**Problem requirements**
Filter the entries below, keeping every line that has the word "Answer".

Material for this exercise below:

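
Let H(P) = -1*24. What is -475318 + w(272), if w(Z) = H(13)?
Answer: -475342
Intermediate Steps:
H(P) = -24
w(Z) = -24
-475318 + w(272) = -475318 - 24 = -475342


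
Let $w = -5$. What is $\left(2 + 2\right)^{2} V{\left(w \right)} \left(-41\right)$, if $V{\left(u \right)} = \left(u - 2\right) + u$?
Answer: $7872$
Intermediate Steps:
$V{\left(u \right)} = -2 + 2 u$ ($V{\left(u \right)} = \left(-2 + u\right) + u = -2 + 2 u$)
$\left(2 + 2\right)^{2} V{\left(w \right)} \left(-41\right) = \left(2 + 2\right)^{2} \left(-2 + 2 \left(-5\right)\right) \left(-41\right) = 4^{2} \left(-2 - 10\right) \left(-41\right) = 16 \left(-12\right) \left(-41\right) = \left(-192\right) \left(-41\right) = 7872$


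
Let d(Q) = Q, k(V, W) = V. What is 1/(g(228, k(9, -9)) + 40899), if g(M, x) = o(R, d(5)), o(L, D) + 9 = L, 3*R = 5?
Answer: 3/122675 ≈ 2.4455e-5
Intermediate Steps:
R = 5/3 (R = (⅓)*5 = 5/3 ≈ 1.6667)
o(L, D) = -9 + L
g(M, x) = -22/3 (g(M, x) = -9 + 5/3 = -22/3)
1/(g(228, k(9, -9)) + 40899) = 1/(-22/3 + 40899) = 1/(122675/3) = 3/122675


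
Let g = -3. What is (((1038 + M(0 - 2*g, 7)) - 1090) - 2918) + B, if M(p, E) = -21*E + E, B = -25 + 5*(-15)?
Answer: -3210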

End of Material for this exercise.
Material for this exercise below:

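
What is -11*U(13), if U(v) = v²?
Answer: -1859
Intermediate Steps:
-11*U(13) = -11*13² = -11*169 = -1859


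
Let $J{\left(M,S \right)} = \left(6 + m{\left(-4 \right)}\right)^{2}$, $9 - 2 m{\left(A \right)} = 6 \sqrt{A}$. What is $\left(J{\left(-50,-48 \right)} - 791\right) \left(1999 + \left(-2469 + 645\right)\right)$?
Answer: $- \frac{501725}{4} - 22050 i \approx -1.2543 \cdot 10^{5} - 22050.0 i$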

End of Material for this exercise.

**Solution to the exercise**
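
Answer: -475342
Answer: $7872$
Answer: 3/122675 ≈ 2.4455e-5
Answer: -3210
Answer: -1859
Answer: $- \frac{501725}{4} - 22050 i \approx -1.2543 \cdot 10^{5} - 22050.0 i$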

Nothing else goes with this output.